▶ WHAT IS REQUIRED
Make an exact copy of all the data.
----------
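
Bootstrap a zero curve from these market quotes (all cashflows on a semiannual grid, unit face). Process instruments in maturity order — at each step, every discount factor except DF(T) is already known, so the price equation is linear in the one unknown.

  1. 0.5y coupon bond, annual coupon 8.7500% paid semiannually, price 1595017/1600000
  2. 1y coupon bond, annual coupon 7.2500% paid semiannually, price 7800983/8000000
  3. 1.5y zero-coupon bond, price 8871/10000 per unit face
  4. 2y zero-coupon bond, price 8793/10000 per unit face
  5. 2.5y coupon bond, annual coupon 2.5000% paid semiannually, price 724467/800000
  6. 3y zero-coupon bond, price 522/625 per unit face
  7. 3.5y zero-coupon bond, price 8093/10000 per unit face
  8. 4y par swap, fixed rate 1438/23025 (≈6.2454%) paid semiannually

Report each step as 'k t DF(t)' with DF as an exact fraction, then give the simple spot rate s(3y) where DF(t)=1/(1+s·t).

step 1 [0.5y] bond c/2=7/160: DF=(1595017/1600000 − 7/160·(0))/(1+7/160) = 9551/10000 ≈ 0.955100
step 2 [1y] bond c/2=29/800: DF=(7800983/8000000 − 29/800·(0.955100))/(1+29/800) = 2269/2500 ≈ 0.907600
step 3 [1.5y] zero: DF = P = 8871/10000 ≈ 0.887100
step 4 [2y] zero: DF = P = 8793/10000 ≈ 0.879300
step 5 [2.5y] bond c/2=1/80: DF=(724467/800000 − 1/80·(0.955100+0.907600+0.887100+0.879300))/(1+1/80) = 531/625 ≈ 0.849600
step 6 [3y] zero: DF = P = 522/625 ≈ 0.835200
step 7 [3.5y] zero: DF = P = 8093/10000 ≈ 0.809300
step 8 [4y] swap r/2=719/23025: DF=(1 − 719/23025·(0.955100+0.907600+0.887100+0.879300+0.849600+0.835200+0.809300))/(1+719/23025) = 7843/10000 ≈ 0.784300

1 1/2 9551/10000
2 1 2269/2500
3 3/2 8871/10000
4 2 8793/10000
5 5/2 531/625
6 3 522/625
7 7/2 8093/10000
8 4 7843/10000
s(3y) = (1/(522/625) − 1)/(3) = 103/1566 ≈ 6.5773%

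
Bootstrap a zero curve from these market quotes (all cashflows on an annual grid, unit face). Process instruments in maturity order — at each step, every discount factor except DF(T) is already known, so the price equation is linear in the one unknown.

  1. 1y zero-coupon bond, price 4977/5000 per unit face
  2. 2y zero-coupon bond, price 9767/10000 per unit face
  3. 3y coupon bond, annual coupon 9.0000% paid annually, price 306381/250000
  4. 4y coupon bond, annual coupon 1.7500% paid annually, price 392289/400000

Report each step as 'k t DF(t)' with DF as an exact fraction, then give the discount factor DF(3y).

1 1 4977/5000
2 2 9767/10000
3 3 1923/2000
4 4 4567/5000
DF(3y) = 1923/2000 ≈ 0.961500

step 1 [1y] zero: DF = P = 4977/5000 ≈ 0.995400
step 2 [2y] zero: DF = P = 9767/10000 ≈ 0.976700
step 3 [3y] bond c/1=9/100: DF=(306381/250000 − 9/100·(0.995400+0.976700))/(1+9/100) = 1923/2000 ≈ 0.961500
step 4 [4y] bond c/1=7/400: DF=(392289/400000 − 7/400·(0.995400+0.976700+0.961500))/(1+7/400) = 4567/5000 ≈ 0.913400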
----------
▶ ANSWER FOR THE TASK
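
Bootstrap a zero curve from these market quotes (all cashflows on a semiannual grid, unit face). Process instruments in maturity order — at each step, every discount factor except DF(T) is already known, so the price equation is linear in the one unknown.

  1. 0.5y coupon bond, annual coupon 8.7500% paid semiannually, price 1595017/1600000
  2. 1y coupon bond, annual coupon 7.2500% paid semiannually, price 7800983/8000000
  3. 1.5y zero-coupon bond, price 8871/10000 per unit face
  4. 2y zero-coupon bond, price 8793/10000 per unit face
  5. 2.5y coupon bond, annual coupon 2.5000% paid semiannually, price 724467/800000
  6. 3y zero-coupon bond, price 522/625 per unit face
  7. 3.5y zero-coupon bond, price 8093/10000 per unit face
  8. 4y par swap, fixed rate 1438/23025 (≈6.2454%) paid semiannually

Report each step as 'k t DF(t)' with DF as an exact fraction, then give the simple spot rate s(3y) where DF(t)=1/(1+s·t).

step 1 [0.5y] bond c/2=7/160: DF=(1595017/1600000 − 7/160·(0))/(1+7/160) = 9551/10000 ≈ 0.955100
step 2 [1y] bond c/2=29/800: DF=(7800983/8000000 − 29/800·(0.955100))/(1+29/800) = 2269/2500 ≈ 0.907600
step 3 [1.5y] zero: DF = P = 8871/10000 ≈ 0.887100
step 4 [2y] zero: DF = P = 8793/10000 ≈ 0.879300
step 5 [2.5y] bond c/2=1/80: DF=(724467/800000 − 1/80·(0.955100+0.907600+0.887100+0.879300))/(1+1/80) = 531/625 ≈ 0.849600
step 6 [3y] zero: DF = P = 522/625 ≈ 0.835200
step 7 [3.5y] zero: DF = P = 8093/10000 ≈ 0.809300
step 8 [4y] swap r/2=719/23025: DF=(1 − 719/23025·(0.955100+0.907600+0.887100+0.879300+0.849600+0.835200+0.809300))/(1+719/23025) = 7843/10000 ≈ 0.784300

1 1/2 9551/10000
2 1 2269/2500
3 3/2 8871/10000
4 2 8793/10000
5 5/2 531/625
6 3 522/625
7 7/2 8093/10000
8 4 7843/10000
s(3y) = (1/(522/625) − 1)/(3) = 103/1566 ≈ 6.5773%

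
Bootstrap a zero curve from these market quotes (all cashflows on an annual grid, unit face). Process instruments in maturity order — at each step, every discount factor except DF(T) is already known, so the price equation is linear in the one unknown.

  1. 1y zero-coupon bond, price 4977/5000 per unit face
  2. 2y zero-coupon bond, price 9767/10000 per unit face
  3. 3y coupon bond, annual coupon 9.0000% paid annually, price 306381/250000
  4. 4y coupon bond, annual coupon 1.7500% paid annually, price 392289/400000

Report each step as 'k t DF(t)' with DF as an exact fraction, then give the discount factor DF(3y).

1 1 4977/5000
2 2 9767/10000
3 3 1923/2000
4 4 4567/5000
DF(3y) = 1923/2000 ≈ 0.961500

step 1 [1y] zero: DF = P = 4977/5000 ≈ 0.995400
step 2 [2y] zero: DF = P = 9767/10000 ≈ 0.976700
step 3 [3y] bond c/1=9/100: DF=(306381/250000 − 9/100·(0.995400+0.976700))/(1+9/100) = 1923/2000 ≈ 0.961500
step 4 [4y] bond c/1=7/400: DF=(392289/400000 − 7/400·(0.995400+0.976700+0.961500))/(1+7/400) = 4567/5000 ≈ 0.913400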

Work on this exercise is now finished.